Recorded information -
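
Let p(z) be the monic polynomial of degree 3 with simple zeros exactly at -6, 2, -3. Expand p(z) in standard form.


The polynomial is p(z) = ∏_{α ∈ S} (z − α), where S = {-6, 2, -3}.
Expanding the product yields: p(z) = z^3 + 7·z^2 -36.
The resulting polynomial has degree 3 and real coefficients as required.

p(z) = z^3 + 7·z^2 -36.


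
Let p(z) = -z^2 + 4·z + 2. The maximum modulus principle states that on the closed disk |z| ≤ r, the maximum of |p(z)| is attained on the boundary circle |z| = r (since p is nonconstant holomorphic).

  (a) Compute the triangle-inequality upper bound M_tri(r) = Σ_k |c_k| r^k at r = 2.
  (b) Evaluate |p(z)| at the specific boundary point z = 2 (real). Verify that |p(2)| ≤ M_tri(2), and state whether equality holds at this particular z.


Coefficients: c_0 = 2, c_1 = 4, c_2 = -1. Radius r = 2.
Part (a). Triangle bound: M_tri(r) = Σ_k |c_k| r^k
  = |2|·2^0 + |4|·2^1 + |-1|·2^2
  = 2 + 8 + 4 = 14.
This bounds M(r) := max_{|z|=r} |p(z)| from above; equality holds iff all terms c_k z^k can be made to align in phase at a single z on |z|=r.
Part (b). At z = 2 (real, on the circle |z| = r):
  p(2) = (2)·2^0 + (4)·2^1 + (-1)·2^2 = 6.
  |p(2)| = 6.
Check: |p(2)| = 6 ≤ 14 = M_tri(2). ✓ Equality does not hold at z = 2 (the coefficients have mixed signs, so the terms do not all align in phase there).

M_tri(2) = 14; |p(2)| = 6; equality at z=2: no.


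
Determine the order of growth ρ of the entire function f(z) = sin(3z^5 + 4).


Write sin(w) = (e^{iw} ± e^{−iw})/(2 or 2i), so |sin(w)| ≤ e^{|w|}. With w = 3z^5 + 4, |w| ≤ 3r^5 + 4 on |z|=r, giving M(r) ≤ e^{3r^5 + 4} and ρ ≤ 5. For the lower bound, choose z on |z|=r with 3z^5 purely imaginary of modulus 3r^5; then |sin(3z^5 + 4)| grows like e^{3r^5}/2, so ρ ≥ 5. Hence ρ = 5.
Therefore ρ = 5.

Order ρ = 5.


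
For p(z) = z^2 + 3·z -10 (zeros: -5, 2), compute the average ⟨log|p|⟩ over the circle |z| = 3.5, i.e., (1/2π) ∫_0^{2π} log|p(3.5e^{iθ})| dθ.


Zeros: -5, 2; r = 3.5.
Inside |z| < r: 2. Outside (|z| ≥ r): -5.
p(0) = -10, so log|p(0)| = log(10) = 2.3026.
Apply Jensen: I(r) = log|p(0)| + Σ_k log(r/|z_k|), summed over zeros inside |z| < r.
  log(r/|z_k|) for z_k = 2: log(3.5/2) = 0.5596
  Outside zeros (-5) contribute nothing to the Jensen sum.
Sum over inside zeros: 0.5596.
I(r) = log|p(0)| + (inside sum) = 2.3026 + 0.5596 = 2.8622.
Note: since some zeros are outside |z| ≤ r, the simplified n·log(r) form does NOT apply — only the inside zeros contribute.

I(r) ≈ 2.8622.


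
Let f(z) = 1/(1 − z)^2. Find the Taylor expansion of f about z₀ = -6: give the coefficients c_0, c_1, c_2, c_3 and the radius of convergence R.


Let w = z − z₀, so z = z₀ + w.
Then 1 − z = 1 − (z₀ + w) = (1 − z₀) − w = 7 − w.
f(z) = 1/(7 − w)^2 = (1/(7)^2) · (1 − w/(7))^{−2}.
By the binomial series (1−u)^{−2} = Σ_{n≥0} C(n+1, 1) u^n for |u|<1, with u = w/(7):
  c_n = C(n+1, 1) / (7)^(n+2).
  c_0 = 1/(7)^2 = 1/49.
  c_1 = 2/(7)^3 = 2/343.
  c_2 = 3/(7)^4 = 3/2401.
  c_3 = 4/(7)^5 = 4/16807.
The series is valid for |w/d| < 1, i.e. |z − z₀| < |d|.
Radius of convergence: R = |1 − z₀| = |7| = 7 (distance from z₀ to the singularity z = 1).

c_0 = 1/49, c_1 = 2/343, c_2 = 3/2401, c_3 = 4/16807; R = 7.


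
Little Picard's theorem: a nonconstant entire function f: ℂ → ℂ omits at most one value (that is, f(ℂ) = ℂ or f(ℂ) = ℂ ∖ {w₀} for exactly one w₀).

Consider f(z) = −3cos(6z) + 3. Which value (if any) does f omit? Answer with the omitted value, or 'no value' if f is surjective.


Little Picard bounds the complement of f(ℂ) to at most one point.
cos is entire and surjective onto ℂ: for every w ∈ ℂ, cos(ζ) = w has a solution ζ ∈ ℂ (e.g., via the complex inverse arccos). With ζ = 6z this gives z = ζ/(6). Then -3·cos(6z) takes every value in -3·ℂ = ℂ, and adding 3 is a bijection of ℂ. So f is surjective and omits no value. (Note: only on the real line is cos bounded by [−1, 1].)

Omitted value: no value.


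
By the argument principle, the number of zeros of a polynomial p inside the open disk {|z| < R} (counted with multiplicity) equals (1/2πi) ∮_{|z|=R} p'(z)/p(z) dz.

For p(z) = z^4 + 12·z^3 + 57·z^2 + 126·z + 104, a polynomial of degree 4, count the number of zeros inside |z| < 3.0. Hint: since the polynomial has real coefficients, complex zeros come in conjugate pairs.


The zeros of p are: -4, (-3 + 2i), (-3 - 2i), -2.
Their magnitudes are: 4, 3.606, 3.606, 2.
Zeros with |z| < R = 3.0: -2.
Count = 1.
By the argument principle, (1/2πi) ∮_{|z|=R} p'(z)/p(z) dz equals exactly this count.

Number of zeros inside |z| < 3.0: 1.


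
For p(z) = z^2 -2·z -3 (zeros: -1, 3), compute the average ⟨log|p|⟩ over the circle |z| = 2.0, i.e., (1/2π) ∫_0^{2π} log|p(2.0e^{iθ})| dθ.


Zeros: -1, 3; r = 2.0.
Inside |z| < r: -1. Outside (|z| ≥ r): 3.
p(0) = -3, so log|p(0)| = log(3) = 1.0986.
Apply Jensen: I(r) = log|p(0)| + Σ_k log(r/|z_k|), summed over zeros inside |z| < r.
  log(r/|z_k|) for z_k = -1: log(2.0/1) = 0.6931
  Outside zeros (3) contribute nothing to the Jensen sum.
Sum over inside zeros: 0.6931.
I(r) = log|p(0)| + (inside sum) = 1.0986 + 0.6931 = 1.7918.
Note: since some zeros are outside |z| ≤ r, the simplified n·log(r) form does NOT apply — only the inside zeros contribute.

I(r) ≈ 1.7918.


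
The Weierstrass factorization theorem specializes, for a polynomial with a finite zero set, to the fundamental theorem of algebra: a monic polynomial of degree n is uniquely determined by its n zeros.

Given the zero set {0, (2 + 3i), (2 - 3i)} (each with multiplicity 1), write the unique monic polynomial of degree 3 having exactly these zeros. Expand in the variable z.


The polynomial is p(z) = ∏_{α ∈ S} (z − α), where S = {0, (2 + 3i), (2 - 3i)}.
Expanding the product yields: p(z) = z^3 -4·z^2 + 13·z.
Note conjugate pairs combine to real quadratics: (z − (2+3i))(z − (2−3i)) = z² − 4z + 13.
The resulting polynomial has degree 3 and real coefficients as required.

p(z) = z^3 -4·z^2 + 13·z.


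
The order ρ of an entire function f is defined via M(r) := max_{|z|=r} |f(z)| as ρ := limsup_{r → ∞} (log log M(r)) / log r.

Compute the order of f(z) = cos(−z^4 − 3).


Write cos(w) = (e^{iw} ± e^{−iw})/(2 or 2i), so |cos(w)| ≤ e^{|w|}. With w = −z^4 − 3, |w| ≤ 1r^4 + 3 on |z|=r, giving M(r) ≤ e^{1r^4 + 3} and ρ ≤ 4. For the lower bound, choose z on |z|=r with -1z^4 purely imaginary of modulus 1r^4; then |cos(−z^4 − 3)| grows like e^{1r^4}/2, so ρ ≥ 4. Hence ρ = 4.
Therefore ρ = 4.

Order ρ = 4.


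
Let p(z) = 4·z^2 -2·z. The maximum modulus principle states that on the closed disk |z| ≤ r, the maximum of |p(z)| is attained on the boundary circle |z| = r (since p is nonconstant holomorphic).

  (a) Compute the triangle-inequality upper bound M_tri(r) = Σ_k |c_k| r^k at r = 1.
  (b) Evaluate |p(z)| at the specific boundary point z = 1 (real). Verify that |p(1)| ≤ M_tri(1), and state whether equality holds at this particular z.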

Aim of the exercise -
For this exercise, repeat exactly the lines of the data above from the one with "Given the zero" down to the one with "The order ρ", both end lines included.

Solved exercise -
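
Given the zero set {0, (2 + 3i), (2 - 3i)} (each with multiplicity 1), write the unique monic polynomial of degree 3 having exactly these zeros. Expand in the variable z.


The polynomial is p(z) = ∏_{α ∈ S} (z − α), where S = {0, (2 + 3i), (2 - 3i)}.
Expanding the product yields: p(z) = z^3 -4·z^2 + 13·z.
Note conjugate pairs combine to real quadratics: (z − (2+3i))(z − (2−3i)) = z² − 4z + 13.
The resulting polynomial has degree 3 and real coefficients as required.

p(z) = z^3 -4·z^2 + 13·z.


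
The order ρ of an entire function f is defined via M(r) := max_{|z|=r} |f(z)| as ρ := limsup_{r → ∞} (log log M(r)) / log r.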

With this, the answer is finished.